INSTRUCTIONS FOR THE TASK: Determine how many lines in the listing hold "model" and give only that number.

INFORMATION SHOWN:
——

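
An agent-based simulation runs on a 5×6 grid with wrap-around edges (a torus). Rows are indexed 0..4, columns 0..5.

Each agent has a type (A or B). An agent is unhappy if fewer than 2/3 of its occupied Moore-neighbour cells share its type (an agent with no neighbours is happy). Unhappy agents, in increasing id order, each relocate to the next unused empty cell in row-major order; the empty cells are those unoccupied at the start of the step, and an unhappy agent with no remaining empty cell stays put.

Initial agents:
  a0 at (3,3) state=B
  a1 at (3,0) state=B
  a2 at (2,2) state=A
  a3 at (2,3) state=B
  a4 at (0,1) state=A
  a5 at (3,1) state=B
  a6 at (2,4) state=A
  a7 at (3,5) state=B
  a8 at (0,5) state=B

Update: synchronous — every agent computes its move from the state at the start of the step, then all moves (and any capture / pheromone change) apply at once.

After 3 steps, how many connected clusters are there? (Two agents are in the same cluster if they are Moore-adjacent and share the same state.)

t=1: a0@(0,0):B a1@(3,0):B a2@(0,2):A a3@(0,3):B a4@(0,1):A a5@(0,4):B a6@(1,0):A a7@(1,1):B a8@(0,5):B
t=2: a0@(1,2):B a1@(3,0):B a2@(1,3):A a3@(1,4):B a4@(1,5):A a5@(0,4):B a6@(2,0):A a7@(2,1):B a8@(0,5):B
t=3: a0@(0,0):B a1@(0,1):B a2@(0,2):A a3@(0,3):B a4@(1,0):A a5@(1,1):B a6@(2,2):A a7@(2,1):B a8@(0,5):B

5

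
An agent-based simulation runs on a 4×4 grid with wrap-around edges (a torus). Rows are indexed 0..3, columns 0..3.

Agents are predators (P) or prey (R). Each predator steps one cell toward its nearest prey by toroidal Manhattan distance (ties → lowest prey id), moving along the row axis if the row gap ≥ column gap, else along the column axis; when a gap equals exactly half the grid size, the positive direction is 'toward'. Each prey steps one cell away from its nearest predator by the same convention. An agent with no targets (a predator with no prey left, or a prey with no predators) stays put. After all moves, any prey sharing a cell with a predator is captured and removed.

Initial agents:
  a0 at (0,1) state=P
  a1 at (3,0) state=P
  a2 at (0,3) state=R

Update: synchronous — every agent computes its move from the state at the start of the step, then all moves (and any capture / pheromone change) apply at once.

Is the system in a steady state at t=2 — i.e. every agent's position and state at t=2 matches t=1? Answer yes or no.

t=1: a0@(0,2):P a1@(0,0):P
t=2: (unchanged — steady state)

yes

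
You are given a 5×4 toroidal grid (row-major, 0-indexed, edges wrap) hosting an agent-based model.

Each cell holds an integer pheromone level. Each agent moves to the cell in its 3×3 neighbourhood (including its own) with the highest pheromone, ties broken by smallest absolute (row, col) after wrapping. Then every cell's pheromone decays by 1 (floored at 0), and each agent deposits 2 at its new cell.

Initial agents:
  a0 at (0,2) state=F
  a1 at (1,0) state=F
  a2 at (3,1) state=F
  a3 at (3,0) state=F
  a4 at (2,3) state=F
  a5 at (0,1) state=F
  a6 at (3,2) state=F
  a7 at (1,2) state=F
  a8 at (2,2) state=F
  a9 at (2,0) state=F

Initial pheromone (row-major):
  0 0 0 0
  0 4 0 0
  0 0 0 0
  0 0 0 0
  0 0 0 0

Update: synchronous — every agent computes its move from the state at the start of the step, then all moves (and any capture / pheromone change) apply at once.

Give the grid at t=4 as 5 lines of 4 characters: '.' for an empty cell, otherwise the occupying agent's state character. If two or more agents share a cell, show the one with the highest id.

t=1: a0@(1,1) a1@(1,1) a2@(2,0) a3@(2,0) a4@(1,0) a5@(1,1) a6@(2,1) a7@(1,1) a8@(1,1) a9@(1,1) | pheromone: 0 0 0 0 / 2 15 0 0 / 4 2 0 0 / 0 0 0 0 / 0 0 0 0
t=2: a0@(1,1) a1@(1,1) a2@(1,1) a3@(1,1) a4@(1,1) a5@(1,1) a6@(1,1) a7@(1,1) a8@(1,1) a9@(1,1) | pheromone: 0 0 0 0 / 1 34 0 0 / 3 1 0 0 / 0 0 0 0 / 0 0 0 0
t=3: a0@(1,1) a1@(1,1) a2@(1,1) a3@(1,1) a4@(1,1) a5@(1,1) a6@(1,1) a7@(1,1) a8@(1,1) a9@(1,1) | pheromone: 0 0 0 0 / 0 53 0 0 / 2 0 0 0 / 0 0 0 0 / 0 0 0 0
t=4: a0@(1,1) a1@(1,1) a2@(1,1) a3@(1,1) a4@(1,1) a5@(1,1) a6@(1,1) a7@(1,1) a8@(1,1) a9@(1,1) | pheromone: 0 0 0 0 / 0 72 0 0 / 1 0 0 0 / 0 0 0 0 / 0 0 0 0

....
.F..
....
....
....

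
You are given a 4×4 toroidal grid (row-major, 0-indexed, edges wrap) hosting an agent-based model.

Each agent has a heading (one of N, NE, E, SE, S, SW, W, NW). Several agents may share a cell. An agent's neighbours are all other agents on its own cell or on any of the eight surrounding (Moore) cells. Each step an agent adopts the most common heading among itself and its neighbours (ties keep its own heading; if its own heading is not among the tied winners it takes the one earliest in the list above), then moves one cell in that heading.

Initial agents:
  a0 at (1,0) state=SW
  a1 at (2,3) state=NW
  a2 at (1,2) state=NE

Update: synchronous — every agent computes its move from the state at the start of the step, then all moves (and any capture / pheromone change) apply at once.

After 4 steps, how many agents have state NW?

t=1: a0@(2,3):SW a1@(1,2):NW a2@(0,3):NE
t=2: a0@(3,2):SW a1@(0,1):NW a2@(3,0):NE
t=3: a0@(0,1):SW a1@(3,0):NW a2@(2,1):NE
t=4: a0@(1,0):SW a1@(2,3):NW a2@(1,2):NE

1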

——

ANSWER TO THIS PROBLEM: 2